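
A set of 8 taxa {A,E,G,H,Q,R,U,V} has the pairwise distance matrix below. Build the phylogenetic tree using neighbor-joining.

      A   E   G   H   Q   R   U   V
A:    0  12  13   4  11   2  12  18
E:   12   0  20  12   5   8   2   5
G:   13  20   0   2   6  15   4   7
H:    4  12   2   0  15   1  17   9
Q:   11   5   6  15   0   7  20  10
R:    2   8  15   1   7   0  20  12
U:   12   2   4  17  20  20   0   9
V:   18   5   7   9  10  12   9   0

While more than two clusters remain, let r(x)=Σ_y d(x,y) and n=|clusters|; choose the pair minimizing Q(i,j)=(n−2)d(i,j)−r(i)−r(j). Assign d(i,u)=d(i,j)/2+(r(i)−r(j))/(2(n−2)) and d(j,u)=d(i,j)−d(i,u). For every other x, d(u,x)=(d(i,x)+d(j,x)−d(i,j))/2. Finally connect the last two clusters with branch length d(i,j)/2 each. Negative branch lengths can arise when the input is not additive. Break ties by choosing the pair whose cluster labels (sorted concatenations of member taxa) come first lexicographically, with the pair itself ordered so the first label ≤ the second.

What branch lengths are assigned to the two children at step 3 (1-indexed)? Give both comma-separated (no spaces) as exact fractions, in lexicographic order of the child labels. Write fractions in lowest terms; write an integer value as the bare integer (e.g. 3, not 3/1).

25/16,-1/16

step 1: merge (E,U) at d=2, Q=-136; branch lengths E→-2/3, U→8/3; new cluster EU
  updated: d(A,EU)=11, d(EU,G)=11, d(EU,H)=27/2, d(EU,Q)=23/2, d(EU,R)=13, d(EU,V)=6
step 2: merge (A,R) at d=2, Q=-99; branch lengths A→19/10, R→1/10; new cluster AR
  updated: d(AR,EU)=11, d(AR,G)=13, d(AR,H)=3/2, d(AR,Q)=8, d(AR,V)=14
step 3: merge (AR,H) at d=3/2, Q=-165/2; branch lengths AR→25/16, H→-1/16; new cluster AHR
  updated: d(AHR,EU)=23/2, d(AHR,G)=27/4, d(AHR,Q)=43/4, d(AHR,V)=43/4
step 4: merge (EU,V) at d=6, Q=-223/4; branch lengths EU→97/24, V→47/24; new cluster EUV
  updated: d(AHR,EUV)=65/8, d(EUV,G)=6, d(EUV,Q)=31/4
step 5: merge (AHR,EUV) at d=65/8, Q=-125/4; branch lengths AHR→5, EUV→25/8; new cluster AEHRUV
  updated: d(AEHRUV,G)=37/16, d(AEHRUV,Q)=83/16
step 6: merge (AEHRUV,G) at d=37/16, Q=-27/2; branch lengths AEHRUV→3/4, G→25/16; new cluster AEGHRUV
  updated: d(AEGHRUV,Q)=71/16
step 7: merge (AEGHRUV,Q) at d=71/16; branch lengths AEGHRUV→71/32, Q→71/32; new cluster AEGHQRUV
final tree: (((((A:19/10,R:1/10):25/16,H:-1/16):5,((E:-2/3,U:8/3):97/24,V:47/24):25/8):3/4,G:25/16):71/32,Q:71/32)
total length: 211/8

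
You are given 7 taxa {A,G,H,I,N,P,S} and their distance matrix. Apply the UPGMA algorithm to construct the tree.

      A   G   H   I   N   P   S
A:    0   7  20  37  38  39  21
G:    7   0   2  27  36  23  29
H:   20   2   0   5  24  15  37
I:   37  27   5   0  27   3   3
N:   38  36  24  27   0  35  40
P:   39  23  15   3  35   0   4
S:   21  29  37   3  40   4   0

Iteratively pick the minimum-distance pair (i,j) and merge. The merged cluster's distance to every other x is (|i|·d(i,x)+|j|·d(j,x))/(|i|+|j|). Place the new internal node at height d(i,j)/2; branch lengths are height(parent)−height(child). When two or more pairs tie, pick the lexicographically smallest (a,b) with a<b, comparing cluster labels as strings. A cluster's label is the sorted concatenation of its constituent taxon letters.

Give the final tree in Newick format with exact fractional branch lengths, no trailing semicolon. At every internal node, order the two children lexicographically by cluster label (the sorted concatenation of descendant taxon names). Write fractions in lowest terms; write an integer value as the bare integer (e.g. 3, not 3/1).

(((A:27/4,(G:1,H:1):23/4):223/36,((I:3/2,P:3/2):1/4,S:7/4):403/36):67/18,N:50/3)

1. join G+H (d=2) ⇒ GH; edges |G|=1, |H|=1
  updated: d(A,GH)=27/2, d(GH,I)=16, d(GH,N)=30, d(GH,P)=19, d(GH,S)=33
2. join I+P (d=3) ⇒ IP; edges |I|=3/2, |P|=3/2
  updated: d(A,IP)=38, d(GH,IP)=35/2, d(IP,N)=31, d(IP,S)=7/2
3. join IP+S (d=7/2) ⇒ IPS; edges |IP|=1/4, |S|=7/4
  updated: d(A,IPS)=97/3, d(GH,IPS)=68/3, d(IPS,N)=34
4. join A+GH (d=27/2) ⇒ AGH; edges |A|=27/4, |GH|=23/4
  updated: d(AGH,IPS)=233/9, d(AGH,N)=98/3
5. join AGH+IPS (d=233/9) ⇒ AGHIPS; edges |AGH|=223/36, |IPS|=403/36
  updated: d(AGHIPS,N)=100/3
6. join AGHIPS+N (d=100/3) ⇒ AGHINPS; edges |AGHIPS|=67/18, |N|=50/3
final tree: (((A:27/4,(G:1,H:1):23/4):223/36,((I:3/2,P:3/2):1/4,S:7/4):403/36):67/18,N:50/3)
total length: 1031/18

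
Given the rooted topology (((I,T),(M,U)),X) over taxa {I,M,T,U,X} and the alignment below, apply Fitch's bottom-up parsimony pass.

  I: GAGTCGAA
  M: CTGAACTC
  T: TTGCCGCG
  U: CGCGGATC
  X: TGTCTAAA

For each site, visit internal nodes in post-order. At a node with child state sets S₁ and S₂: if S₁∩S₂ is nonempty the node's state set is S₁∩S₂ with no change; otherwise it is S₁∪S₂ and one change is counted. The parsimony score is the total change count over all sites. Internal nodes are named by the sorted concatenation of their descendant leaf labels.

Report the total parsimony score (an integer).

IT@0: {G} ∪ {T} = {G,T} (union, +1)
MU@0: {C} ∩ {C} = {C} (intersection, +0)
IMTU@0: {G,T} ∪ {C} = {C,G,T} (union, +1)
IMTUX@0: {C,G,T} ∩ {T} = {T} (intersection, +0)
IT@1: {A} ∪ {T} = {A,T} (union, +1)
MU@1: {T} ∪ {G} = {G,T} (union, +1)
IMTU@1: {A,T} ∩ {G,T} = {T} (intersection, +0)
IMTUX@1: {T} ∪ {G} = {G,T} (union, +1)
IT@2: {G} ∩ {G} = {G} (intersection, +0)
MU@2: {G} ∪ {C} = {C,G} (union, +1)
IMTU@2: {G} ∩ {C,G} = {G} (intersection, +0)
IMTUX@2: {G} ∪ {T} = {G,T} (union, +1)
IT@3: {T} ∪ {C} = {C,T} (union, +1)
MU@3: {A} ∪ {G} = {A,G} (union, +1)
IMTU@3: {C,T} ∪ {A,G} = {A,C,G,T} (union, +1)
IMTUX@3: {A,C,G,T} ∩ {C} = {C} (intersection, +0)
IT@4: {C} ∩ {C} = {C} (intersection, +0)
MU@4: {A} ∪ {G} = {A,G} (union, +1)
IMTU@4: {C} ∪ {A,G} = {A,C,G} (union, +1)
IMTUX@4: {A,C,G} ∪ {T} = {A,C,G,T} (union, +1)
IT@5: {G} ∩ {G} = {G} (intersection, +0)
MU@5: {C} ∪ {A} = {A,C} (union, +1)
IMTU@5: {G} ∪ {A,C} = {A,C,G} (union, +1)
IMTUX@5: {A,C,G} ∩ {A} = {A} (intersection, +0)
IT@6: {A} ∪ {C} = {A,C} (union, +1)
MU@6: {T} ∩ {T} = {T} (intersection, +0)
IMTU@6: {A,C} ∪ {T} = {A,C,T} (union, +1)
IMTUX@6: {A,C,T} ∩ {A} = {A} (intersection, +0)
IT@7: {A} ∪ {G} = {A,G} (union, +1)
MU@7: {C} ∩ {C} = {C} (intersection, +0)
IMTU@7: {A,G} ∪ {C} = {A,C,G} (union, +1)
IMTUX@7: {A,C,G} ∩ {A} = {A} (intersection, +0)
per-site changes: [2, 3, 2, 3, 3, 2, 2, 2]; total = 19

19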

- - - - - - -

» **TASK TO CARRY OUT**
From the data above, copy out every line with the string "each" in it.

» **SOLUTION FOR THIS TASK**
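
While more than two clusters remain, let r(x)=Σ_y d(x,y) and n=|clusters|; choose the pair minimizing Q(i,j)=(n−2)d(i,j)−r(i)−r(j). Assign d(i,u)=d(i,j)/2+(r(i)−r(j))/(2(n−2)) and d(j,u)=d(i,j)−d(i,u). For every other x, d(u,x)=(d(i,x)+d(j,x)−d(i,j))/2. Finally connect the last two clusters with branch length d(i,j)/2 each. Negative branch lengths can arise when the input is not additive. Break ties by choosing the pair whose cluster labels (sorted concatenations of member taxa) come first lexicographically, with the pair itself ordered so the first label ≤ the second.
For each site, visit internal nodes in post-order. At a node with child state sets S₁ and S₂: if S₁∩S₂ is nonempty the node's state set is S₁∩S₂ with no change; otherwise it is S₁∪S₂ and one change is counted. The parsimony score is the total change count over all sites. Internal nodes are named by the sorted concatenation of their descendant leaf labels.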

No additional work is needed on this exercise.